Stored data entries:
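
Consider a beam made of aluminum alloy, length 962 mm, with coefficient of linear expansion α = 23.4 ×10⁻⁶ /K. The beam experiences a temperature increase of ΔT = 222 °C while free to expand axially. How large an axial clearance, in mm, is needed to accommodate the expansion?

5.00 mm

ΔL = α·L₀·ΔT = 23.4×10⁻⁶ × 962 mm × 222.0 K = 5.00 mm.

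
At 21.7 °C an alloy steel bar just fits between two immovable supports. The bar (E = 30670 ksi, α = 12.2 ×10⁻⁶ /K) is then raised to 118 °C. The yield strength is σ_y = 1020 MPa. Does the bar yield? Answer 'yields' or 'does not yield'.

does not yield

E = 30670 ksi = 211.5 GPa.
ΔT = 96.30 K. Constrained thermal stress σ = E·α·ΔT = 211.5×10³ MPa × 12.2×10⁻⁶ × 96.30 = 248 MPa (compressive).
Compare to σ_y = 1020 MPa: σ < σ_y, so it does not yield.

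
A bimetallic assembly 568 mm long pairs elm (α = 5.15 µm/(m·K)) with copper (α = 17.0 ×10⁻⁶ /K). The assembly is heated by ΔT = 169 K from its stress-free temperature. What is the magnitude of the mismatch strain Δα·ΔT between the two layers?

2.00×10⁻³

Δα = |5.15 − 17.0|×10⁻⁶/K = 11.8×10⁻⁶/K.
Mismatch strain = Δα·ΔT = 11.8×10⁻⁶ × 169.0 = 2.00×10⁻³.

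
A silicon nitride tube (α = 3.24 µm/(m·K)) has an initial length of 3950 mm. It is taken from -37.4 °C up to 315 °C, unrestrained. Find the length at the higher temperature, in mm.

ΔT = 315 − (-37.4) = 352.4 K.
ΔL = α·L₀·ΔT = 3.24×10⁻⁶ × 3950 mm × 352.4 K = 4.51 mm.
L = L₀ + ΔL = 3950 + 4.51 = 3954.5 mm.

3954.5 mm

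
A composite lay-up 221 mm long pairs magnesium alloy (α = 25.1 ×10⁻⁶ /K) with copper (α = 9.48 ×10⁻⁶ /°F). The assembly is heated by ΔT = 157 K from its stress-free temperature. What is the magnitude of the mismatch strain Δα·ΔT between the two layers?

1.26×10⁻³

copper: α = 9.48×10⁻⁶/°F × 9/5 = 17.1×10⁻⁶/K.
Δα = |25.1 − 17.1|×10⁻⁶/K = 8.04×10⁻⁶/K.
Mismatch strain = Δα·ΔT = 8.04×10⁻⁶ × 157.0 = 1.26×10⁻³.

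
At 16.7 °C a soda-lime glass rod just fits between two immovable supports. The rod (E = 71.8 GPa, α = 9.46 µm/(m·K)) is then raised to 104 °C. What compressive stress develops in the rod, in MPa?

ΔT = 87.30 K. Constrained thermal stress σ = E·α·ΔT = 71.80×10³ MPa × 9.46×10⁻⁶ × 87.30 = 59.3 MPa (compressive).

59.3 MPa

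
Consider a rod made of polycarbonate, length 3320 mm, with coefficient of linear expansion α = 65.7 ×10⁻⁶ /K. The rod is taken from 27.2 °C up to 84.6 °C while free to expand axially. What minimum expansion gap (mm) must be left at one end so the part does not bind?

ΔT = 84.6 − 27.2 = 57.40 K.
ΔL = α·L₀·ΔT = 65.7×10⁻⁶ × 3320 mm × 57.40 K = 12.5 mm.

12.5 mm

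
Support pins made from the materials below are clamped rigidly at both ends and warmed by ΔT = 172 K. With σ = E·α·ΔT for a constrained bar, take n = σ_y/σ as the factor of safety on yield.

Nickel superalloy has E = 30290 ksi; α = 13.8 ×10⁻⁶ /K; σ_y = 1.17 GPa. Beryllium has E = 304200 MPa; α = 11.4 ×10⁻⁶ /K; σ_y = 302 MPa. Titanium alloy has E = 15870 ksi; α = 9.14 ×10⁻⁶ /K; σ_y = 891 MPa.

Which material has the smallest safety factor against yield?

beryllium

Converting E to GPa, α to ×10⁻⁶/K, σ_y to MPa, then σ and n for each:
  nickel superalloy: E = 208.8, α = 13.8, σ_y = 1170 → σ = 496 MPa, n = 2.36
  beryllium: E = 304.2, α = 11.4, σ_y = 302.0 → σ = 596 MPa, n = 0.506
  titanium alloy: E = 109.4, α = 9.14, σ_y = 891.0 → σ = 172 MPa, n = 5.18
The minimum is beryllium at n = 0.506.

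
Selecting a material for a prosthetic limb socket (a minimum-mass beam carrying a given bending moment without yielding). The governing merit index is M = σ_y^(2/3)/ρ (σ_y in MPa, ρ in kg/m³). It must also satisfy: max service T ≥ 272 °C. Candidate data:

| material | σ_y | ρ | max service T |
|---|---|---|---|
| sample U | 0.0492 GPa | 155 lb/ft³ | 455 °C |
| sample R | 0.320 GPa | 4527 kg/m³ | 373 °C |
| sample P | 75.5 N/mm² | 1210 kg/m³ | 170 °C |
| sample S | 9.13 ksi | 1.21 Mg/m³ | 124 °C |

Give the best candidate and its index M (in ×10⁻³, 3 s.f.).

sample R, M = 10.3×10⁻³

Screen on constraints: max service T ≥ 272 °C. Survivors: sample U, sample R.
After converting to SI:
  sample U: σ_y = 49.20 MPa, ρ = 2483 kg/m³
  sample R: σ_y = 320.0 MPa, ρ = 4527 kg/m³
  sample R: M = 10.3×10⁻³
  sample U: M = 5.41×10⁻³
Sample R ranks first.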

What is being asked >>
Repeat, without change, each line of the data above from the one that contains "service T |" through the final line, counting both.

Solution below >>
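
| material | σ_y | ρ | max service T |
|---|---|---|---|
| sample U | 0.0492 GPa | 155 lb/ft³ | 455 °C |
| sample R | 0.320 GPa | 4527 kg/m³ | 373 °C |
| sample P | 75.5 N/mm² | 1210 kg/m³ | 170 °C |
| sample S | 9.13 ksi | 1.21 Mg/m³ | 124 °C |

Give the best candidate and its index M (in ×10⁻³, 3 s.f.).

sample R, M = 10.3×10⁻³

Screen on constraints: max service T ≥ 272 °C. Survivors: sample U, sample R.
After converting to SI:
  sample U: σ_y = 49.20 MPa, ρ = 2483 kg/m³
  sample R: σ_y = 320.0 MPa, ρ = 4527 kg/m³
  sample R: M = 10.3×10⁻³
  sample U: M = 5.41×10⁻³
Sample R ranks first.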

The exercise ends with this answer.